→ **Problem details**
Copy exactly, and only, the lines from the line containing "3-way merge rule per" through the last line of the records below, both included.

→ **Excerpted records**

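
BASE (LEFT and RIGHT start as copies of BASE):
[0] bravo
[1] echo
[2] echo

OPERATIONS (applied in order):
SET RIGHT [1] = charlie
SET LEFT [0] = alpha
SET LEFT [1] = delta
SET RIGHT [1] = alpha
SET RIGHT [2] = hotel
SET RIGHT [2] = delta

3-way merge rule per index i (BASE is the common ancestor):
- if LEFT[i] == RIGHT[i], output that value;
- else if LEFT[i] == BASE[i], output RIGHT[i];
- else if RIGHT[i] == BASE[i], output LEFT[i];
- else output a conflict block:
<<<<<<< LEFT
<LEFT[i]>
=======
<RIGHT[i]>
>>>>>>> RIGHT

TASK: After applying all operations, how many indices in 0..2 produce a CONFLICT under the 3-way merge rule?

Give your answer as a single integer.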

→ **Response box**
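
3-way merge rule per index i (BASE is the common ancestor):
- if LEFT[i] == RIGHT[i], output that value;
- else if LEFT[i] == BASE[i], output RIGHT[i];
- else if RIGHT[i] == BASE[i], output LEFT[i];
- else output a conflict block:
<<<<<<< LEFT
<LEFT[i]>
=======
<RIGHT[i]>
>>>>>>> RIGHT

TASK: After applying all operations, how many indices in 0..2 produce a CONFLICT under the 3-way merge rule?

Give your answer as a single integer.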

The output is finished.